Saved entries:

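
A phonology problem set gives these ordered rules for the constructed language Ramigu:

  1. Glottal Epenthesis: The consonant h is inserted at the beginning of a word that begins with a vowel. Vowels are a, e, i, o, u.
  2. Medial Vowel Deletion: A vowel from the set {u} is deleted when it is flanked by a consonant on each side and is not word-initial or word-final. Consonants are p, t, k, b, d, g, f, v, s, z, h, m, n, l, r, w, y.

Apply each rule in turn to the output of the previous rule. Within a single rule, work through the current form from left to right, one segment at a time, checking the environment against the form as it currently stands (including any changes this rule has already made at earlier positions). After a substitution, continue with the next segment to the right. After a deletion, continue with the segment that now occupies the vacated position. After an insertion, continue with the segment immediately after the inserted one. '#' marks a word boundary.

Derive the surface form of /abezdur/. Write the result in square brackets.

1 Glottal Epenthesis: [abezdur] → [habezdur]
2 Medial Vowel Deletion: [habezdur] → [habezdr]

[habezdr]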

Brief
Print out all of the data above word for word.

Reply
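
A phonology problem set gives these ordered rules for the constructed language Ramigu:

  1. Glottal Epenthesis: The consonant h is inserted at the beginning of a word that begins with a vowel. Vowels are a, e, i, o, u.
  2. Medial Vowel Deletion: A vowel from the set {u} is deleted when it is flanked by a consonant on each side and is not word-initial or word-final. Consonants are p, t, k, b, d, g, f, v, s, z, h, m, n, l, r, w, y.

Apply each rule in turn to the output of the previous rule. Within a single rule, work through the current form from left to right, one segment at a time, checking the environment against the form as it currently stands (including any changes this rule has already made at earlier positions). After a substitution, continue with the next segment to the right. After a deletion, continue with the segment that now occupies the vacated position. After an insertion, continue with the segment immediately after the inserted one. '#' marks a word boundary.

Derive the surface form of /abezdur/. Write the result in square brackets.

1 Glottal Epenthesis: [abezdur] → [habezdur]
2 Medial Vowel Deletion: [habezdur] → [habezdr]

[habezdr]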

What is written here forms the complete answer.